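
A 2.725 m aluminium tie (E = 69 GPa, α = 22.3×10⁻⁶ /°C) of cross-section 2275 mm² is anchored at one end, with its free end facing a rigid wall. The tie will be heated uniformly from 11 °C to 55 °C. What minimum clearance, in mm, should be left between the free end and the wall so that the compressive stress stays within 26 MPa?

g ≈ 1.65 mm

Free expansion if unrestrained: δ_free = αΔT L = 22.3×10⁻⁶ × 44 × 2725 = 2.674 mm.
At the allowable stress the elastic shortening the wall may impose is σL/E = 26 × 2725 / (69×10³) = 1.027 mm.
So the gap has to take up the difference, g_min = δ_free − σL/E = 2.674 − 1.027 = 1.647 mm.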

- **What you have to do**: Output the records exactly.

- **The completed task**:
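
A 2.725 m aluminium tie (E = 69 GPa, α = 22.3×10⁻⁶ /°C) of cross-section 2275 mm² is anchored at one end, with its free end facing a rigid wall. The tie will be heated uniformly from 11 °C to 55 °C. What minimum clearance, in mm, should be left between the free end and the wall so that the compressive stress stays within 26 MPa?

g ≈ 1.65 mm

Free expansion if unrestrained: δ_free = αΔT L = 22.3×10⁻⁶ × 44 × 2725 = 2.674 mm.
At the allowable stress the elastic shortening the wall may impose is σL/E = 26 × 2725 / (69×10³) = 1.027 mm.
So the gap has to take up the difference, g_min = δ_free − σL/E = 2.674 − 1.027 = 1.647 mm.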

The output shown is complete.